Activity:
The listing must be reproduced in full, exactly as it stands.

Available records:
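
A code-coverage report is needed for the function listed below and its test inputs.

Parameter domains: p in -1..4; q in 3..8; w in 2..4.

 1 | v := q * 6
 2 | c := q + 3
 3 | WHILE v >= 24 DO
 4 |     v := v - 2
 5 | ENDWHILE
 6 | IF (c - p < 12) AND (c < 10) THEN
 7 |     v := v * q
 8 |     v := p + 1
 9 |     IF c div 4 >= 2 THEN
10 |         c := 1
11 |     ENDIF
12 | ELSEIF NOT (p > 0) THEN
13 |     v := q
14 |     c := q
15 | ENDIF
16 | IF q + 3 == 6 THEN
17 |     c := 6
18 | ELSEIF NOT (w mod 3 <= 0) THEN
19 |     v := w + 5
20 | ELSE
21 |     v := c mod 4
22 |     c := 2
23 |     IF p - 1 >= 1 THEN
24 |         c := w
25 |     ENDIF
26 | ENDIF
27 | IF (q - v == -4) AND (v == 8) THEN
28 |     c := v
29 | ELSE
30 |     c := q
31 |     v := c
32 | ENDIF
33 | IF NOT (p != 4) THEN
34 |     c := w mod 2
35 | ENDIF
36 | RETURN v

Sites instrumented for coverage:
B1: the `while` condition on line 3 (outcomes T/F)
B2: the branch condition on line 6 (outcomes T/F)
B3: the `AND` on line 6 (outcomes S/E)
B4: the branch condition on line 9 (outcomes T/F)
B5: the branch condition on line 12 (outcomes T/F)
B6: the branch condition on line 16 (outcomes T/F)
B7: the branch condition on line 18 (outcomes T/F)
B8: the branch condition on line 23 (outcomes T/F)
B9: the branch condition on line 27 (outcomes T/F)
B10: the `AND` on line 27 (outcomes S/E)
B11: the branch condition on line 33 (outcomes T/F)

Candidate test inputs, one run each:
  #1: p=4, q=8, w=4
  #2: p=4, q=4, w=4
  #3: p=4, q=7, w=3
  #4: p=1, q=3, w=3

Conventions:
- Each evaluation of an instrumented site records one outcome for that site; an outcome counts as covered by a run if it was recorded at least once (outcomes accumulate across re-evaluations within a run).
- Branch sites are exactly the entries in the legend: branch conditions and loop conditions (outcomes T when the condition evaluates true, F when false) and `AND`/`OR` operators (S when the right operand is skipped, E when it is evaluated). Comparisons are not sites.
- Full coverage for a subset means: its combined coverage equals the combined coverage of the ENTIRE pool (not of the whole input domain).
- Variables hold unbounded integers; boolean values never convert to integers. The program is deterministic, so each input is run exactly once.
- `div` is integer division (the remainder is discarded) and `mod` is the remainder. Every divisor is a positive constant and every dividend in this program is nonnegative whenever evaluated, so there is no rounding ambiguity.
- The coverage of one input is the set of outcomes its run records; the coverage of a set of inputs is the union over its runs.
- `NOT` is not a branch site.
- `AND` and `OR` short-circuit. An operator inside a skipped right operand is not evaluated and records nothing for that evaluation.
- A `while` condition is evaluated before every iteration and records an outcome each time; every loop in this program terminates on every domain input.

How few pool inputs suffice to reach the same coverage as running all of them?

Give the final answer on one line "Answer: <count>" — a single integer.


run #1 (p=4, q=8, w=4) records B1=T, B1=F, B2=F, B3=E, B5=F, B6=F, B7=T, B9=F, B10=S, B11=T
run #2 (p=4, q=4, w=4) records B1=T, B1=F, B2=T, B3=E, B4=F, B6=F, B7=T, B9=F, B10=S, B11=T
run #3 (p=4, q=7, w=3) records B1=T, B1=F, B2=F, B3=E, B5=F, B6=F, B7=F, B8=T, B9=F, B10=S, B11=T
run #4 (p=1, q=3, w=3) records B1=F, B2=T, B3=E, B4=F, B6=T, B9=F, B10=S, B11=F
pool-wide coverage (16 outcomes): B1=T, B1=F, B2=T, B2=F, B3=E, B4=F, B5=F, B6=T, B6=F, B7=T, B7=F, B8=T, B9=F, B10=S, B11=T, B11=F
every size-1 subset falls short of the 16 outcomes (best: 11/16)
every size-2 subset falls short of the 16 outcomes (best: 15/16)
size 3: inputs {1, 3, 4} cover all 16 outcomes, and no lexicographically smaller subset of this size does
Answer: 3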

Task result:
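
A code-coverage report is needed for the function listed below and its test inputs.

Parameter domains: p in -1..4; q in 3..8; w in 2..4.

 1 | v := q * 6
 2 | c := q + 3
 3 | WHILE v >= 24 DO
 4 |     v := v - 2
 5 | ENDWHILE
 6 | IF (c - p < 12) AND (c < 10) THEN
 7 |     v := v * q
 8 |     v := p + 1
 9 |     IF c div 4 >= 2 THEN
10 |         c := 1
11 |     ENDIF
12 | ELSEIF NOT (p > 0) THEN
13 |     v := q
14 |     c := q
15 | ENDIF
16 | IF q + 3 == 6 THEN
17 |     c := 6
18 | ELSEIF NOT (w mod 3 <= 0) THEN
19 |     v := w + 5
20 | ELSE
21 |     v := c mod 4
22 |     c := 2
23 |     IF p - 1 >= 1 THEN
24 |         c := w
25 |     ENDIF
26 | ENDIF
27 | IF (q - v == -4) AND (v == 8) THEN
28 |     c := v
29 | ELSE
30 |     c := q
31 |     v := c
32 | ENDIF
33 | IF NOT (p != 4) THEN
34 |     c := w mod 2
35 | ENDIF
36 | RETURN v

Sites instrumented for coverage:
B1: the `while` condition on line 3 (outcomes T/F)
B2: the branch condition on line 6 (outcomes T/F)
B3: the `AND` on line 6 (outcomes S/E)
B4: the branch condition on line 9 (outcomes T/F)
B5: the branch condition on line 12 (outcomes T/F)
B6: the branch condition on line 16 (outcomes T/F)
B7: the branch condition on line 18 (outcomes T/F)
B8: the branch condition on line 23 (outcomes T/F)
B9: the branch condition on line 27 (outcomes T/F)
B10: the `AND` on line 27 (outcomes S/E)
B11: the branch condition on line 33 (outcomes T/F)

Candidate test inputs, one run each:
  #1: p=4, q=8, w=4
  #2: p=4, q=4, w=4
  #3: p=4, q=7, w=3
  #4: p=1, q=3, w=3

Conventions:
- Each evaluation of an instrumented site records one outcome for that site; an outcome counts as covered by a run if it was recorded at least once (outcomes accumulate across re-evaluations within a run).
- Branch sites are exactly the entries in the legend: branch conditions and loop conditions (outcomes T when the condition evaluates true, F when false) and `AND`/`OR` operators (S when the right operand is skipped, E when it is evaluated). Comparisons are not sites.
- Full coverage for a subset means: its combined coverage equals the combined coverage of the ENTIRE pool (not of the whole input domain).
- Variables hold unbounded integers; boolean values never convert to integers. The program is deterministic, so each input is run exactly once.
- `div` is integer division (the remainder is discarded) and `mod` is the remainder. Every divisor is a positive constant and every dividend in this program is nonnegative whenever evaluated, so there is no rounding ambiguity.
- The coverage of one input is the set of outcomes its run records; the coverage of a set of inputs is the union over its runs.
- `NOT` is not a branch site.
- `AND` and `OR` short-circuit. An operator inside a skipped right operand is not evaluated and records nothing for that evaluation.
- A `while` condition is evaluated before every iteration and records an outcome each time; every loop in this program terminates on every domain input.

How few pool inputs suffice to reach the same coverage as running all of them?

Give the final answer on one line "Answer: <count>" — a single integer.


run #1 (p=4, q=8, w=4) records B1=T, B1=F, B2=F, B3=E, B5=F, B6=F, B7=T, B9=F, B10=S, B11=T
run #2 (p=4, q=4, w=4) records B1=T, B1=F, B2=T, B3=E, B4=F, B6=F, B7=T, B9=F, B10=S, B11=T
run #3 (p=4, q=7, w=3) records B1=T, B1=F, B2=F, B3=E, B5=F, B6=F, B7=F, B8=T, B9=F, B10=S, B11=T
run #4 (p=1, q=3, w=3) records B1=F, B2=T, B3=E, B4=F, B6=T, B9=F, B10=S, B11=F
pool-wide coverage (16 outcomes): B1=T, B1=F, B2=T, B2=F, B3=E, B4=F, B5=F, B6=T, B6=F, B7=T, B7=F, B8=T, B9=F, B10=S, B11=T, B11=F
every size-1 subset falls short of the 16 outcomes (best: 11/16)
every size-2 subset falls short of the 16 outcomes (best: 15/16)
size 3: inputs {1, 3, 4} cover all 16 outcomes, and no lexicographically smaller subset of this size does
Answer: 3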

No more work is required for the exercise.